◆ **EXCERPTED DATA**:

- - -

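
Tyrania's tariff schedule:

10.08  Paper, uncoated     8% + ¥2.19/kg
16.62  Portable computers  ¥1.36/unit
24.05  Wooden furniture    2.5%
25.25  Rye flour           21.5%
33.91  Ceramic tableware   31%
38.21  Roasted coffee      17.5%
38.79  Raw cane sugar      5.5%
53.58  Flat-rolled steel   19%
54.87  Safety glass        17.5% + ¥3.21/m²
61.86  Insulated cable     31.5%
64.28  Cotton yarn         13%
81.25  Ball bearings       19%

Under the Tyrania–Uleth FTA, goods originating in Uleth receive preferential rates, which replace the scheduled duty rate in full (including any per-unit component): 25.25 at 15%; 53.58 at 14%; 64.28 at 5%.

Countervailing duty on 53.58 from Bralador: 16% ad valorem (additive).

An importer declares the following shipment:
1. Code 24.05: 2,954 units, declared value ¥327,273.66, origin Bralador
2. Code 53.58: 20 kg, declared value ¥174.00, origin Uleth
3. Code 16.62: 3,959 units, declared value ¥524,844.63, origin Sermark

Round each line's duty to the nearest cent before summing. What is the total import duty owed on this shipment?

¥13,590.44

Line 1 (24.05, Bralador, 2,954 units, ¥327,273.66):
Base rate for 24.05 is 2.5%.
Duty = ¥327,273.66 × 2.5% = ¥8,181.84.
Line 2 (53.58, Uleth, 20 kg, ¥174.00):
Base rate for 53.58 is 19%.
Origin Uleth qualifies under the Tyrania–Uleth agreement and 53.58 is covered: preferential rate 14% applies instead.
The additional-duty order on 53.58 targets Bralador, not Uleth; it does not apply.
Duty = ¥174.00 × 14% = ¥24.36.
Line 3 (16.62, Sermark, 3,959 units, ¥524,844.63):
Base rate for 16.62 is ¥1.36/unit.
Duty = 3,959 × ¥1.36 = ¥5,384.24.
Total = ¥8,181.84 + ¥24.36 + ¥5,384.24 = ¥13,590.44.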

- - -

◆ **AIM OF THE TASK**:
Show the lines of the records that contain the word "value".

◆ **YOUR RESPONSE**:
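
1. Code 24.05: 2,954 units, declared value ¥327,273.66, origin Bralador
2. Code 53.58: 20 kg, declared value ¥174.00, origin Uleth
3. Code 16.62: 3,959 units, declared value ¥524,844.63, origin Sermark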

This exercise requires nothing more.